**Your objective**
From the records below, copy every line that contains the word "abundances".

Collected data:
□ □ □ □ □
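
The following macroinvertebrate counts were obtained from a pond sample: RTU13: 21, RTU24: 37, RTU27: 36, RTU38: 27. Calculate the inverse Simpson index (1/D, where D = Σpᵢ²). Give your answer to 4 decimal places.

3.8177

Total N = 21+37+36+27 = 121, so the proportions are 0.17355372, 0.30578512, 0.29752066, 0.2231405 (working shown to 8 dp, full precision carried).
D = 0.17355372² + 0.30578512² + 0.29752066² + 0.2231405² = 0.03012089 + 0.09350454 + 0.08851854 + 0.04979168 = 0.26193566.
So 1/D = 3.817731, i.e. 3.8177 to 4 decimal places.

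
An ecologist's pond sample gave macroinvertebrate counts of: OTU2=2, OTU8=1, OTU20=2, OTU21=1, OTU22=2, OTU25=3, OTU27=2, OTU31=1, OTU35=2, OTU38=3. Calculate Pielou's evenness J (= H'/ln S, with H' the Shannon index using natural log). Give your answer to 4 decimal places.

0.9696

Total N = 2+1+2+1+2+3+2+1+2+3 = 19, so the proportions are 0.105263, 0.052632, 0.105263, 0.052632, 0.105263, 0.157895, 0.105263, 0.052632, 0.105263, 0.157895 (working shown to 6 dp, full precision carried).
H' = −Σ pᵢ ln pᵢ = −((-0.236978) + (-0.154970) + (-0.236978) + (-0.154970) + (-0.236978) + (-0.291446) + (-0.236978) + (-0.154970) + (-0.236978) + (-0.291446)) = 2.232694.
With S = 10 species, ln S = 2.302585, so J = 2.232694/2.302585 = 0.969647, i.e. 0.9696 to 4 decimal places.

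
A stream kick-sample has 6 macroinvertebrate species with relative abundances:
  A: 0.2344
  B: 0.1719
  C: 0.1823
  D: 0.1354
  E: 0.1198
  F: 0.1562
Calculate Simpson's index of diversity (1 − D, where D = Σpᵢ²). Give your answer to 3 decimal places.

0.825

D = 0.2344² + 0.1719² + 0.1823² + 0.1354² + 0.1198² + 0.1562² = 0.05494 + 0.02955 + 0.03323 + 0.01833 + 0.01435 + 0.02440 = 0.17481 (working shown to 5 dp, full precision carried).
So 1 − D = 0.82519, i.e. 0.825 to 3 decimal places.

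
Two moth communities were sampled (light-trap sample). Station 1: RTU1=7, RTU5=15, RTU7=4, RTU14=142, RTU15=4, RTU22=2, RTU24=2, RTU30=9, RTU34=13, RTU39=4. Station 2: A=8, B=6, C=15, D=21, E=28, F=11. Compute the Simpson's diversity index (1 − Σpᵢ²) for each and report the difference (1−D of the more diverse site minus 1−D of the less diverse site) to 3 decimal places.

Station 1: N=202, proportions 0.03465, 0.07426, 0.0198, 0.70297, 0.0198, 0.0099, 0.0099, 0.04455, 0.06436, 0.0198, giving 1−D = 0.49162 (working shown to 5 dp, full precision carried).
Station 2: N=89, proportions 0.08989, 0.06742, 0.16854, 0.23596, 0.31461, 0.1236, giving 1−D = 0.78904.
Difference = |0.49162 − 0.78904| = 0.29742, i.e. 0.297 to 3 decimal places.

0.297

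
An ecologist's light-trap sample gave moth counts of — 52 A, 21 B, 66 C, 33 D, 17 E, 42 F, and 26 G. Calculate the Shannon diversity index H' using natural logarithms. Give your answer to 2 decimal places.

Total N = 52+21+66+33+17+42+26 = 257, so the proportions are 0.2023, 0.0817, 0.2568, 0.1284, 0.0661, 0.1634, 0.1012 (working shown to 4 dp, full precision carried).
Each pᵢ ln pᵢ term: 0.2023×(-1.5978)=-0.3233, 0.0817×(-2.5046)=-0.2047, 0.2568×(-1.3594)=-0.3491, 0.1284×(-2.0526)=-0.2636, 0.0661×(-2.7159)=-0.1796, 0.1634×(-1.8114)=-0.2960, 0.1012×(-2.2910)=-0.2318.
Sum = -1.8481, so H' = 1.85.

1.85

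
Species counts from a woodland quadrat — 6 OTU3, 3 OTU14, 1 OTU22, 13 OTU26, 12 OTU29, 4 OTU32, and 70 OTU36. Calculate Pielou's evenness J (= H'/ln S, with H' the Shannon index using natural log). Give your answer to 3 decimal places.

0.619

Total N = 6+3+1+13+12+4+70 = 109, so the proportions are 0.05505, 0.02752, 0.00917, 0.11927, 0.11009, 0.0367, 0.6422 (working shown to 5 dp, full precision carried).
H' = −Σ pᵢ ln pᵢ = −((-0.15961) + (-0.09888) + (-0.04304) + (-0.25361) + (-0.24291) + (-0.12129) + (-0.28440)) = 1.20374.
With S = 7 species, ln S = 1.94591, so J = 1.20374/1.94591 = 0.61860, i.e. 0.619 to 3 decimal places.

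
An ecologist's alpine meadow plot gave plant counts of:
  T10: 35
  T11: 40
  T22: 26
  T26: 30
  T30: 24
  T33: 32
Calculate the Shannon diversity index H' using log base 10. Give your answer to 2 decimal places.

Total N = 35+40+26+30+24+32 = 187, so the proportions are 0.1872, 0.2139, 0.139, 0.1604, 0.1283, 0.1711 (working shown to 4 dp, full precision carried).
Each pᵢ log₁₀ pᵢ term: 0.1872×(-0.7278)=-0.1362, 0.2139×(-0.6698)=-0.1433, 0.139×(-0.8569)=-0.1191, 0.1604×(-0.7947)=-0.1275, 0.1283×(-0.8916)=-0.1144, 0.1711×(-0.7667)=-0.1312.
Sum = -0.7717, so H' = 0.77.

0.77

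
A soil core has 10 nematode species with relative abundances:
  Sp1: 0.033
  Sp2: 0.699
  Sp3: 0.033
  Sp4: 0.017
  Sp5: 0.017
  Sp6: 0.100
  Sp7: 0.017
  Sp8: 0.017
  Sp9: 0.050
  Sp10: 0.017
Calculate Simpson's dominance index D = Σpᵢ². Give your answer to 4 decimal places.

D = 0.033² + 0.699² + 0.033² + 0.017² + 0.017² + 0.1² + 0.017² + 0.017² + 0.05² + 0.017² = 0.001089 + 0.488601 + 0.001089 + 0.000289 + 0.000289 + 0.010000 + 0.000289 + 0.000289 + 0.002500 + 0.000289 = 0.504724 (working shown to 6 dp, full precision carried).
To 4 decimal places, D = 0.5047.

0.5047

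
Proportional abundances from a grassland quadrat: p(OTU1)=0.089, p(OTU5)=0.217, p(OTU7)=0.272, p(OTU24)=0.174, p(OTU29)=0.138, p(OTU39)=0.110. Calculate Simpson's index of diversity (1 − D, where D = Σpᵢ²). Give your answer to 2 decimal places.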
□ □ □ □ □
**Solution**
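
A stream kick-sample has 6 macroinvertebrate species with relative abundances:
A soil core has 10 nematode species with relative abundances:
Proportional abundances from a grassland quadrat: p(OTU1)=0.089, p(OTU5)=0.217, p(OTU7)=0.272, p(OTU24)=0.174, p(OTU29)=0.138, p(OTU39)=0.110. Calculate Simpson's index of diversity (1 − D, where D = Σpᵢ²). Give your answer to 2 decimal places.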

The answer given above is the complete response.